(Data provided begins)

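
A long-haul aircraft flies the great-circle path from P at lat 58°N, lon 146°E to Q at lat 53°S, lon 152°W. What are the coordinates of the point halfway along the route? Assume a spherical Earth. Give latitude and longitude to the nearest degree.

≈ lat 3°N, lon 179°E

The haversine formula gives a central angle δ ≈ 2.127 rad (121.8°) between the endpoints.
Interpolate at f = 1/2 with slerp weights a = sin((1−f)δ)/sin δ ≈ 1.029, b = sin(fδ)/sin δ ≈ 1.029.
p = a·p₁ + b·p₂ ≈ (-0.999, 0.014, 0.051); φ = arcsin(p_z) ≈ 2.91°, λ = atan2(p_y, p_x) ≈ 179.19°.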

(Data provided ends)

→ **Prompt**: Write the whole listing out again, exactly as it appears above.

→ **Task result**:
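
A long-haul aircraft flies the great-circle path from P at lat 58°N, lon 146°E to Q at lat 53°S, lon 152°W. What are the coordinates of the point halfway along the route? Assume a spherical Earth. Give latitude and longitude to the nearest degree.

≈ lat 3°N, lon 179°E

The haversine formula gives a central angle δ ≈ 2.127 rad (121.8°) between the endpoints.
Interpolate at f = 1/2 with slerp weights a = sin((1−f)δ)/sin δ ≈ 1.029, b = sin(fδ)/sin δ ≈ 1.029.
p = a·p₁ + b·p₂ ≈ (-0.999, 0.014, 0.051); φ = arcsin(p_z) ≈ 2.91°, λ = atan2(p_y, p_x) ≈ 179.19°.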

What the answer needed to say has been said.